(Data supplied)

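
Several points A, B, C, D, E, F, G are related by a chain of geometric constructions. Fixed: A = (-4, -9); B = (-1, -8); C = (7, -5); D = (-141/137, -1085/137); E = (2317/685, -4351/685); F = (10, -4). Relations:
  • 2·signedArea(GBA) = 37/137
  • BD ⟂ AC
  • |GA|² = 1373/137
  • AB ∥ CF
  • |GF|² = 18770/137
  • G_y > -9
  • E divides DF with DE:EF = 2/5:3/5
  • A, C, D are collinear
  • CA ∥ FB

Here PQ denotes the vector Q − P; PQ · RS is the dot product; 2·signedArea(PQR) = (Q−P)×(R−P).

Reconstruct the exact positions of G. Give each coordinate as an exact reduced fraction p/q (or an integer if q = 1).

G = (-133/137, -1107/137)

1. G_x = -133/137  [line 1·x + -3·y + -3188/137 = 0 ∩ |GA|² = 1373/137]
2. G_y = -1107/137  [line 1·x + -3·y + -3188/137 = 0 ∩ |GA|² = 1373/137]
   → G = (-133/137, -1107/137)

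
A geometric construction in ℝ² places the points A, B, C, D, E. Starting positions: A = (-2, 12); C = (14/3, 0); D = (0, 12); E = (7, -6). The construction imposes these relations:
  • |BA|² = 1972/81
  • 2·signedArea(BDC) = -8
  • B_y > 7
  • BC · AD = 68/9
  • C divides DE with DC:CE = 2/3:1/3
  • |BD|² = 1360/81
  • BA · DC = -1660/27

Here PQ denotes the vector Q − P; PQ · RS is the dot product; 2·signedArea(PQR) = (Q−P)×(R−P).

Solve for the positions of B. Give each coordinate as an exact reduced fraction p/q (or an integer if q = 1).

1. B_x = 8/9  [2·signedArea(BDC) = -8 ∩ BC · AD = 68/9]
2. B_y = 8  [2·signedArea(BDC) = -8 ∩ BC · AD = 68/9]
   → B = (8/9, 8)

B = (8/9, 8)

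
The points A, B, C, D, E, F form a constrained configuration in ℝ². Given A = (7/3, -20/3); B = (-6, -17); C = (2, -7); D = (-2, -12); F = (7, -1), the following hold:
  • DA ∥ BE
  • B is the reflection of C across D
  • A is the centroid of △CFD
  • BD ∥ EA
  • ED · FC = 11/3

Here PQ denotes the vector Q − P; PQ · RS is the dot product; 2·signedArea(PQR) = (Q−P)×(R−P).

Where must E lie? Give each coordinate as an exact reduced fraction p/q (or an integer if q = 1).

E = (-5/3, -35/3)

1. E_x = -5/3  [BD ∥ EA ∩ DA ∥ BE]
2. E_y = -35/3  [BD ∥ EA ∩ DA ∥ BE]
   → E = (-5/3, -35/3)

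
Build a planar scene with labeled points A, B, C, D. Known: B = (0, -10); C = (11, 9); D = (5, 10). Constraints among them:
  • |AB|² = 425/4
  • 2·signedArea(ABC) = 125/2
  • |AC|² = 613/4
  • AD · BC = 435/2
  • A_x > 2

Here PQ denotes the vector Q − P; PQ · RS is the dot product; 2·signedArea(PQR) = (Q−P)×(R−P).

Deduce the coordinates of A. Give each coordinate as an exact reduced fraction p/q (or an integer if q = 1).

A = (5/2, 0)

1. A_x = 5/2  [2·signedArea(ABC) = 125/2 ∩ AD · BC = 435/2]
2. A_y = 0  [2·signedArea(ABC) = 125/2 ∩ AD · BC = 435/2]
   → A = (5/2, 0)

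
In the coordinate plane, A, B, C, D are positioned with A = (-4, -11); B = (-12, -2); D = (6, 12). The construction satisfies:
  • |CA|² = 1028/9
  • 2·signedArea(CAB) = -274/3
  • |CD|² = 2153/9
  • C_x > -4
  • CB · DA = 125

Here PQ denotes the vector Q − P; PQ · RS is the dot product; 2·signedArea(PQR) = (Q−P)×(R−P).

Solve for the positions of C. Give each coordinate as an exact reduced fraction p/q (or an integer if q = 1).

C = (-10/3, -1/3)

1. C_x = -10/3  [2·signedArea(CAB) = -274/3 ∩ CB · DA = 125]
2. C_y = -1/3  [2·signedArea(CAB) = -274/3 ∩ CB · DA = 125]
   → C = (-10/3, -1/3)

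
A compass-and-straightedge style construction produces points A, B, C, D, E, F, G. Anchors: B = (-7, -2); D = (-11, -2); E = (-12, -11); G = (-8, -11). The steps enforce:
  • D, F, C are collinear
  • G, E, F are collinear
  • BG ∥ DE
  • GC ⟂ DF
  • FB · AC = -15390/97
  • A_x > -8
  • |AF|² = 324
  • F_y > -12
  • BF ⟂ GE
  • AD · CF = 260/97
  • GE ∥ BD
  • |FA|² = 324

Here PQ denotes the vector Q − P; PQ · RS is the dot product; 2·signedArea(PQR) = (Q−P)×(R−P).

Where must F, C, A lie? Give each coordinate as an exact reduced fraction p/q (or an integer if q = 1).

A = (-7, 7)
C = (-695/97, -1031/97)
F = (-7, -11)

1. F_x = -7  [G, E, F are collinear ∩ BF ⟂ GE]
2. F_y = -11  [G, E, F are collinear ∩ BF ⟂ GE]
   → F = (-7, -11)
3. C_x = -695/97  [D, F, C are collinear ∩ GC ⟂ DF]
4. C_y = -1031/97  [D, F, C are collinear ∩ GC ⟂ DF]
   → C = (-695/97, -1031/97)
5. A_x = -7  [AD · CF = 260/97 ∩ FB · AC = -15390/97]
6. A_y = 7  [AD · CF = 260/97 ∩ FB · AC = -15390/97]
   → A = (-7, 7)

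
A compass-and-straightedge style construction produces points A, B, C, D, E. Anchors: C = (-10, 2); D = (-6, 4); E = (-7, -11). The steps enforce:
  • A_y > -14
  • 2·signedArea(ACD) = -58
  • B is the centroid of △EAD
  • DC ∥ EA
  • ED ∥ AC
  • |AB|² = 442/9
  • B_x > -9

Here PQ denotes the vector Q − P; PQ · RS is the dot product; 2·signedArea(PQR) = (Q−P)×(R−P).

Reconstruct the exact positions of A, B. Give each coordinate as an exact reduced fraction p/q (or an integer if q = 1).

A = (-11, -13)
B = (-8, -20/3)

1. A_x = -11  [ED ∥ AC ∩ DC ∥ EA]
2. A_y = -13  [ED ∥ AC ∩ DC ∥ EA]
   → A = (-11, -13)
3. B_x = -8  [B is the centroid of △EAD]
4. B_y = -20/3  [B is the centroid of △EAD]
   → B = (-8, -20/3)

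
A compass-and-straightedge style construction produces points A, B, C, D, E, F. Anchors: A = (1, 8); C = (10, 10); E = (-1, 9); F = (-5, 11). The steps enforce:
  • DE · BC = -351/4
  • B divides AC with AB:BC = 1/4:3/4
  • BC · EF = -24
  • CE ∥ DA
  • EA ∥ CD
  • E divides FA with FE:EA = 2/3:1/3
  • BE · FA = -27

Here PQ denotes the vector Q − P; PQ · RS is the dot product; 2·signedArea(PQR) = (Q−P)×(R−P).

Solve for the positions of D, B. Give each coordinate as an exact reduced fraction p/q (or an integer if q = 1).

1. D_x = 12  [CE ∥ DA ∩ EA ∥ CD]
2. D_y = 9  [CE ∥ DA ∩ EA ∥ CD]
   → D = (12, 9)
3. B_x = 13/4  [B divides AC with AB:BC = 1/4:3/4]
4. B_y = 17/2  [B divides AC with AB:BC = 1/4:3/4]
   → B = (13/4, 17/2)

B = (13/4, 17/2)
D = (12, 9)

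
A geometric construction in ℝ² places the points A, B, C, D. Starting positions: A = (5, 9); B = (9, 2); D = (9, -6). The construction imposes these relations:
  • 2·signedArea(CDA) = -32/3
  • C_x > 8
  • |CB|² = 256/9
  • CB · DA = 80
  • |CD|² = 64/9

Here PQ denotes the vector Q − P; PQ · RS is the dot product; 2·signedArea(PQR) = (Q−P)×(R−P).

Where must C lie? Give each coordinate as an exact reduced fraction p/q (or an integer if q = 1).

C = (9, -10/3)

1. C_x = 9  [2·signedArea(CDA) = -32/3 ∩ CB · DA = 80]
2. C_y = -10/3  [2·signedArea(CDA) = -32/3 ∩ CB · DA = 80]
   → C = (9, -10/3)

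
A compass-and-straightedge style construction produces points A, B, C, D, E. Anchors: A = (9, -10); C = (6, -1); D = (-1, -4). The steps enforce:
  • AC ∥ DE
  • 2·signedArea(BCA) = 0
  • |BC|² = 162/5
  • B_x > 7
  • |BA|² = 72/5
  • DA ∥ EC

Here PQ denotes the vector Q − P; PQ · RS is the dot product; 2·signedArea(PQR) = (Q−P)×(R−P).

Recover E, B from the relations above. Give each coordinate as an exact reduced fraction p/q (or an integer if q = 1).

1. E_x = -4  [DA ∥ EC ∩ AC ∥ DE]
2. E_y = 5  [DA ∥ EC ∩ AC ∥ DE]
   → E = (-4, 5)
3. B_x = 39/5  [line 9·x + 3·y + -51 = 0 ∩ |BC|² = 162/5]
4. B_y = -32/5  [line 9·x + 3·y + -51 = 0 ∩ |BC|² = 162/5]
   → B = (39/5, -32/5)

B = (39/5, -32/5)
E = (-4, 5)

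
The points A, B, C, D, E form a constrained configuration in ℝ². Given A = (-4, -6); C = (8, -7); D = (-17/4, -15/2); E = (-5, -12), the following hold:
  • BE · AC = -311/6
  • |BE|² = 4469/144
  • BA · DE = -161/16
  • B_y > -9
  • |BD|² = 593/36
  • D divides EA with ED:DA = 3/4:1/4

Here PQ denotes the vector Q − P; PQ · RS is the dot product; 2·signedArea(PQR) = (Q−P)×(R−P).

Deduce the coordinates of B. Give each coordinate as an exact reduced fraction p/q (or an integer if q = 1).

B = (-5/12, -53/6)

1. B_x = -5/12  [BA · DE = -161/16 ∩ BE · AC = -311/6]
2. B_y = -53/6  [BA · DE = -161/16 ∩ BE · AC = -311/6]
   → B = (-5/12, -53/6)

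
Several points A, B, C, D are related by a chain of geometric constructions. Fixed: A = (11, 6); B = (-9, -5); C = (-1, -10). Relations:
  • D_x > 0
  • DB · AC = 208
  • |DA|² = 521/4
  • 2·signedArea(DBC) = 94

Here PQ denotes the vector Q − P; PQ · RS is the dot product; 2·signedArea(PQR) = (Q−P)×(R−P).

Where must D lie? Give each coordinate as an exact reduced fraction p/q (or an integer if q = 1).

D = (1, 1/2)

1. D_x = 1  [2·signedArea(DBC) = 94 ∩ DB · AC = 208]
2. D_y = 1/2  [2·signedArea(DBC) = 94 ∩ DB · AC = 208]
   → D = (1, 1/2)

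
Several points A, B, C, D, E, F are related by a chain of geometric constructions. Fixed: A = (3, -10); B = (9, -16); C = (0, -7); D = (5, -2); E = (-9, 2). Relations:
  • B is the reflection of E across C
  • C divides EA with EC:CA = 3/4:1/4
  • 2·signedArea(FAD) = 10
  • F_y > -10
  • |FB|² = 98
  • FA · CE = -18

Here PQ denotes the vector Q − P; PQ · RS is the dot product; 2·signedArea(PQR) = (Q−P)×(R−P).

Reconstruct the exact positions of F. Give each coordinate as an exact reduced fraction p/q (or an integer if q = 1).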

(End Data supplied)

_How to complete this task_
Take the lines from the first line of the listing to the line containing "2·signedArea(GBA) = 37/137". Please print them exactly, ends included, with nothing else.

_Task response_
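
Several points A, B, C, D, E, F, G are related by a chain of geometric constructions. Fixed: A = (-4, -9); B = (-1, -8); C = (7, -5); D = (-141/137, -1085/137); E = (2317/685, -4351/685); F = (10, -4). Relations:
  • 2·signedArea(GBA) = 37/137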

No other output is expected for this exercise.